[Data extracted from a collection]
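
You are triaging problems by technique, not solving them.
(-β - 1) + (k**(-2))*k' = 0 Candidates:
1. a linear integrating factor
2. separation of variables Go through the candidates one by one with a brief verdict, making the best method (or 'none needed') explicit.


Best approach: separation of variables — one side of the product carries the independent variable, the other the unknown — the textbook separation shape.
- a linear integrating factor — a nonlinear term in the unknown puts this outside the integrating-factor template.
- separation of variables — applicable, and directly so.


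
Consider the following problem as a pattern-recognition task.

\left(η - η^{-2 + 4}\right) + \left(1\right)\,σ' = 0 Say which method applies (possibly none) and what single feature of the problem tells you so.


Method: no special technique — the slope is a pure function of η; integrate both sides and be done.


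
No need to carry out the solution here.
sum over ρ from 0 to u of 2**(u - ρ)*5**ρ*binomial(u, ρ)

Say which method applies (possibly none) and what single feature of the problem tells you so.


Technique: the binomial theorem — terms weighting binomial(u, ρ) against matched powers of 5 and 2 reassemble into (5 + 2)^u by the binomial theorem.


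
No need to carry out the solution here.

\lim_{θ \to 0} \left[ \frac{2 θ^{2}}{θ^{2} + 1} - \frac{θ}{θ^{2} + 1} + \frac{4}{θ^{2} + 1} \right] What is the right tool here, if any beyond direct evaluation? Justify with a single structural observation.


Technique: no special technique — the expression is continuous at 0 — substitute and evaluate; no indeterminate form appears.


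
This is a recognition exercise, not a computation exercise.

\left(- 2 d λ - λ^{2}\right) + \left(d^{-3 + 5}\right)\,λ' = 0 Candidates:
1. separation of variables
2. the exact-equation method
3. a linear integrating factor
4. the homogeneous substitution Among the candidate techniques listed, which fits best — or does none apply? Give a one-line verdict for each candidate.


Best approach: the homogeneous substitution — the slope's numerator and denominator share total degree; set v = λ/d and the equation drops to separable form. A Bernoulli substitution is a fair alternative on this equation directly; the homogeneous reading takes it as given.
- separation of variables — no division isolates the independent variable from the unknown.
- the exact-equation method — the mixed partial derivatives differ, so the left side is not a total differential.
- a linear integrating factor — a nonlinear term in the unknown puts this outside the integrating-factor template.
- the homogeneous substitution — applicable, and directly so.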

---

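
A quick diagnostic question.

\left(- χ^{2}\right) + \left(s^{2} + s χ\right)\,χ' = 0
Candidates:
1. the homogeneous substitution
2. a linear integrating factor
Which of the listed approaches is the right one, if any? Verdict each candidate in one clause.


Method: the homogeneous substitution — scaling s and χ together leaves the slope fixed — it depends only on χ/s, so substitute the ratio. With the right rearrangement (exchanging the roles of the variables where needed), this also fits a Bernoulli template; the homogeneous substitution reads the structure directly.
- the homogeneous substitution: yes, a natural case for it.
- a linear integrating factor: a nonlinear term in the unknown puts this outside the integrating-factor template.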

Required action :: Look above for the line with "You are triaging" and the line with "Consider the following", and reproduce exactly those two lines plus every line between, nothing more.

Answer for the task ::
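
You are triaging problems by technique, not solving them.
(-β - 1) + (k**(-2))*k' = 0 Candidates:
1. a linear integrating factor
2. separation of variables Go through the candidates one by one with a brief verdict, making the best method (or 'none needed') explicit.


Best approach: separation of variables — one side of the product carries the independent variable, the other the unknown — the textbook separation shape.
- a linear integrating factor — a nonlinear term in the unknown puts this outside the integrating-factor template.
- separation of variables — applicable, and directly so.


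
Consider the following problem as a pattern-recognition task.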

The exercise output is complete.